**WORK ORDER:**
Throughout the listing below, show every line in which "grows" occurs.

+++

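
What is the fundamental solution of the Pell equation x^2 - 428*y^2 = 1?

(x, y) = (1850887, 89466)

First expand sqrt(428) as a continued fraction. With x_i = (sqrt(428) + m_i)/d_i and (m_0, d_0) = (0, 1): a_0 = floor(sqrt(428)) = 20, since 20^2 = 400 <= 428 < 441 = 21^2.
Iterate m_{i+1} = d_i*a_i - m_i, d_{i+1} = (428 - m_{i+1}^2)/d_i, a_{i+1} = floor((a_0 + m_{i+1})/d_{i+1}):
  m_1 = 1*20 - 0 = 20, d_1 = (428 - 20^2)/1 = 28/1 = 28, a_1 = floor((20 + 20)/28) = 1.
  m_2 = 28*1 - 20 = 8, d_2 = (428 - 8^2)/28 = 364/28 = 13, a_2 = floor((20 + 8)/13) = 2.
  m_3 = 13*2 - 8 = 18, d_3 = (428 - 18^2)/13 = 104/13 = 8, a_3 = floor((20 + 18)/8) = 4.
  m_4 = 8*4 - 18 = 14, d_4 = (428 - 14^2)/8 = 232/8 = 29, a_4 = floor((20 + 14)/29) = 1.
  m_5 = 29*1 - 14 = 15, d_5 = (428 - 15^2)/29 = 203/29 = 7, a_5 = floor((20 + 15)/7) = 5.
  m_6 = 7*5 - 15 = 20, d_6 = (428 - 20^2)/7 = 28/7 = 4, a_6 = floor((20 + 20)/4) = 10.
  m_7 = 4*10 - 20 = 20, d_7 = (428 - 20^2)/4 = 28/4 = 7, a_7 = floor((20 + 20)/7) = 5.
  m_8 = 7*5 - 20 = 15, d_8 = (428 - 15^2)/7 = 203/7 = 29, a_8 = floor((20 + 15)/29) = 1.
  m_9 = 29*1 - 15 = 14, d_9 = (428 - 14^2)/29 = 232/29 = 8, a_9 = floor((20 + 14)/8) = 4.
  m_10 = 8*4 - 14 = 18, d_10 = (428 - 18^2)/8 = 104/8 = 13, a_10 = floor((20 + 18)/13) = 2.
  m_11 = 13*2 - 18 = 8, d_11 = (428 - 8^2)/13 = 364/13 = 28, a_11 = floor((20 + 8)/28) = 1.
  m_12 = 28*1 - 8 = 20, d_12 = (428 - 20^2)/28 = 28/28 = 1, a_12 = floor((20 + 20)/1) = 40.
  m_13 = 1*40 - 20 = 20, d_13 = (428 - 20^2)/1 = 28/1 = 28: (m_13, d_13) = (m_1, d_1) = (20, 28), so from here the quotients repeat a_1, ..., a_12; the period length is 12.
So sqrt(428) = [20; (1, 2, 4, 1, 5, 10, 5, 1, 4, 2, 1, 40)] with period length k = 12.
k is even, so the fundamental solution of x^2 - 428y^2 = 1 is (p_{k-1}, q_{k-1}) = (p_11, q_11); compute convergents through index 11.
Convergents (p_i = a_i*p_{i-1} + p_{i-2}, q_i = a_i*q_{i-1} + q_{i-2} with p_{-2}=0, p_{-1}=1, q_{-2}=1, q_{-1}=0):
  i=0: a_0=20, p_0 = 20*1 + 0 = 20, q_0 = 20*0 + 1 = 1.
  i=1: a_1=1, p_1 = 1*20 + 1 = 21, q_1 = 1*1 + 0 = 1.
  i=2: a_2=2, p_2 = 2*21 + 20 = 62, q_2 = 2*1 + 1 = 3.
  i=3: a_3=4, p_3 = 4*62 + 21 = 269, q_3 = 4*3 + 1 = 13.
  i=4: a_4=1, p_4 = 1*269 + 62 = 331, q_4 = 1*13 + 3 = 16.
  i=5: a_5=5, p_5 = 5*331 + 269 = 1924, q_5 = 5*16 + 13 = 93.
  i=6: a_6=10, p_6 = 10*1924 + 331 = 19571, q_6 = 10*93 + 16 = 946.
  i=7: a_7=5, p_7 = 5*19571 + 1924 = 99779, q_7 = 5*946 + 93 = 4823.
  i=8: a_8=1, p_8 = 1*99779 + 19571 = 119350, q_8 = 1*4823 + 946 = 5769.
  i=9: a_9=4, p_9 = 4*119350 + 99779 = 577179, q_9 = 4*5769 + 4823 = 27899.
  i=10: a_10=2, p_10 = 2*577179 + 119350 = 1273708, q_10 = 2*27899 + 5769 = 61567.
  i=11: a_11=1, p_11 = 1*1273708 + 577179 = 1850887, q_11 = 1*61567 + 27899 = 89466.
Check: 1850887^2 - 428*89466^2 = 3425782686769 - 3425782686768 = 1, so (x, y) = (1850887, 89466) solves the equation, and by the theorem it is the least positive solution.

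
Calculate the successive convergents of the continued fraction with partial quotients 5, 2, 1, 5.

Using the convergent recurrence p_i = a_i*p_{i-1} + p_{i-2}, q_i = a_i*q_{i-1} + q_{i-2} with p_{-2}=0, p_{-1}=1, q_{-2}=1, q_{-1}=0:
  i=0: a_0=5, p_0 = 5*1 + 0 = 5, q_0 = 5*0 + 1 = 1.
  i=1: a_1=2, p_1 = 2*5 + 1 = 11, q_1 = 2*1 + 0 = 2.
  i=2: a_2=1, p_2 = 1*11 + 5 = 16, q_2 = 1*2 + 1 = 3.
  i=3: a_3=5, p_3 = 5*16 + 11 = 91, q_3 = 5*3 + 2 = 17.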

+++

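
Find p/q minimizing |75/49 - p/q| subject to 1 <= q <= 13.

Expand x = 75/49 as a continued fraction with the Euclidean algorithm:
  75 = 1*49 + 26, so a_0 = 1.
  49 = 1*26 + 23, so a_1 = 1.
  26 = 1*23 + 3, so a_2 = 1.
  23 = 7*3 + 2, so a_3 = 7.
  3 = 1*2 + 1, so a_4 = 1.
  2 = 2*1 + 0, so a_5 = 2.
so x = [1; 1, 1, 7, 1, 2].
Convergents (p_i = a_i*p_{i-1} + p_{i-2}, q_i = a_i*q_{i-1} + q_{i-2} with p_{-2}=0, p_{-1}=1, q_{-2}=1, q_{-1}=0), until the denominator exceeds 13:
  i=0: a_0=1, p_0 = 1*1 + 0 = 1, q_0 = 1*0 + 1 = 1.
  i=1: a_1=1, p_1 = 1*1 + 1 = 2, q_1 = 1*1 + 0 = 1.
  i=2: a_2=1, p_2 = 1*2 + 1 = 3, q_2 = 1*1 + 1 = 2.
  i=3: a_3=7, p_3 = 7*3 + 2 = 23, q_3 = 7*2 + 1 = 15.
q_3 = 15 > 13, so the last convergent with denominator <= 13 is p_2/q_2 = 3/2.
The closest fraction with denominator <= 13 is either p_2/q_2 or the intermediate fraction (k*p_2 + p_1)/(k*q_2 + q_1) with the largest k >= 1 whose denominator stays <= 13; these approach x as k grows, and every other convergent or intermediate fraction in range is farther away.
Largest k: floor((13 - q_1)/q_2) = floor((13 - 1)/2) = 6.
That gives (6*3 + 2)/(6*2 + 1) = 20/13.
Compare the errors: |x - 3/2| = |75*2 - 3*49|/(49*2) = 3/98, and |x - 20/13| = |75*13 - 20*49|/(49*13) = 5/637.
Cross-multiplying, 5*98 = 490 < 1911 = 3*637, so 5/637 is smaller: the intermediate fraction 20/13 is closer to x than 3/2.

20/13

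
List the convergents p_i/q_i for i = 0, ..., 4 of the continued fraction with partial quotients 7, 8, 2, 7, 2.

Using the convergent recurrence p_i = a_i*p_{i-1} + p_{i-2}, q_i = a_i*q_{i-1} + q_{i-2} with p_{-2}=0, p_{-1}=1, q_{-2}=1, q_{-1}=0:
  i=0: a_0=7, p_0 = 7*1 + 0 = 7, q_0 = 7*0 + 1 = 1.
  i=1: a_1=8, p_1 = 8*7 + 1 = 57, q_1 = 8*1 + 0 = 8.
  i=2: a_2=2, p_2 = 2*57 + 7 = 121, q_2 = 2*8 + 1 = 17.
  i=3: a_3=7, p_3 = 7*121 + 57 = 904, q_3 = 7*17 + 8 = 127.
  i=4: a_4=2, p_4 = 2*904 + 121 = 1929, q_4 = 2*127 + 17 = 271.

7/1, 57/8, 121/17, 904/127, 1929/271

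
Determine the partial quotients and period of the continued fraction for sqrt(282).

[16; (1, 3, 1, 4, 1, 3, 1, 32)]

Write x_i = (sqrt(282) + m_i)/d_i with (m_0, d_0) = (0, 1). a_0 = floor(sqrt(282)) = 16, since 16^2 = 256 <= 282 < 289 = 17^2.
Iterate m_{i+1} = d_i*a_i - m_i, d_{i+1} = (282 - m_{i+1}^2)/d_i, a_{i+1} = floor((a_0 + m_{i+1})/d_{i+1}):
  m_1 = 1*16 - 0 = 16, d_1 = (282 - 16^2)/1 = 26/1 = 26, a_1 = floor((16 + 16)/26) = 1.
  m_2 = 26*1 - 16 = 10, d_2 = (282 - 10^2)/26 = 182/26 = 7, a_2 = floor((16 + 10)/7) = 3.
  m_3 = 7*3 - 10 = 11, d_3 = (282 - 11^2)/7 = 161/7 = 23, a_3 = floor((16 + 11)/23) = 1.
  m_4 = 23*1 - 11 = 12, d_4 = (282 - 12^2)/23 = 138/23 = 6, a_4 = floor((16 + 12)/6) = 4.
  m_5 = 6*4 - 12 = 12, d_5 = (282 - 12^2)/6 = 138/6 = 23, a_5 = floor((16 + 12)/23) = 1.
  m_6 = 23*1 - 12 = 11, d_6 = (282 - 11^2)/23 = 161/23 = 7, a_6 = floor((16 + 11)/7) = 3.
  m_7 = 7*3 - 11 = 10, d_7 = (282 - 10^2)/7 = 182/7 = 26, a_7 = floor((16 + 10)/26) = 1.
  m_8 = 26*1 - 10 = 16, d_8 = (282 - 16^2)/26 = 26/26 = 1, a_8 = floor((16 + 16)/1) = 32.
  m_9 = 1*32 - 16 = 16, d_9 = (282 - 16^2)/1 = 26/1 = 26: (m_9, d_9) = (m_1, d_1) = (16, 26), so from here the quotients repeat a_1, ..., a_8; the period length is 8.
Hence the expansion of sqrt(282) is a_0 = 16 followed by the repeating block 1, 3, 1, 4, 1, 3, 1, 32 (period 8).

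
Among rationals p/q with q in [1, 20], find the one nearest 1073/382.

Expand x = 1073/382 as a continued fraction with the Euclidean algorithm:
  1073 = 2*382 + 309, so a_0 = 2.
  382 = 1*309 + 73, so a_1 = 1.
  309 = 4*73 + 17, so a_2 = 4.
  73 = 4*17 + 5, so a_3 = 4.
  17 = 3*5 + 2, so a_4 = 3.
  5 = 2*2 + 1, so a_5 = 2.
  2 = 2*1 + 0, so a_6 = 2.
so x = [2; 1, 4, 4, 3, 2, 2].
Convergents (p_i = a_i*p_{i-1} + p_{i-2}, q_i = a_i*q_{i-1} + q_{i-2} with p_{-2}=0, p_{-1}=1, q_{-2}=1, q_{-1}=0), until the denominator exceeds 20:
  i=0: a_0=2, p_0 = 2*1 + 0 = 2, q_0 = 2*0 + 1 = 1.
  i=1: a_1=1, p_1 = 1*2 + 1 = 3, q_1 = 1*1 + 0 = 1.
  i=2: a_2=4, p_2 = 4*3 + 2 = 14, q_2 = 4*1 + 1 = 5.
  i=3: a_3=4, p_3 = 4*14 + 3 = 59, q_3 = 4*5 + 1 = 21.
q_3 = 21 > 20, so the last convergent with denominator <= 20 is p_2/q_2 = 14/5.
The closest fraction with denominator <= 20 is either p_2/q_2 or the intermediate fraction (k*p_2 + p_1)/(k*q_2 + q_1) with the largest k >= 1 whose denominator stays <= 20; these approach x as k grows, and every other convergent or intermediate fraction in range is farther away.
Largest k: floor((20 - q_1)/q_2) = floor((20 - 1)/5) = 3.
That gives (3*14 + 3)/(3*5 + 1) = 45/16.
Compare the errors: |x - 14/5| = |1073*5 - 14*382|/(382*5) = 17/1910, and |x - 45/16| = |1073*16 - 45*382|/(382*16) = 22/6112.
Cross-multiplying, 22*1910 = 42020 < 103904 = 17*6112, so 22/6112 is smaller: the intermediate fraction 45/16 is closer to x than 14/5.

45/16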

+++

**ANSWER FOR THIS EXERCISE:**
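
The closest fraction with denominator <= 13 is either p_2/q_2 or the intermediate fraction (k*p_2 + p_1)/(k*q_2 + q_1) with the largest k >= 1 whose denominator stays <= 13; these approach x as k grows, and every other convergent or intermediate fraction in range is farther away.
The closest fraction with denominator <= 20 is either p_2/q_2 or the intermediate fraction (k*p_2 + p_1)/(k*q_2 + q_1) with the largest k >= 1 whose denominator stays <= 20; these approach x as k grows, and every other convergent or intermediate fraction in range is farther away.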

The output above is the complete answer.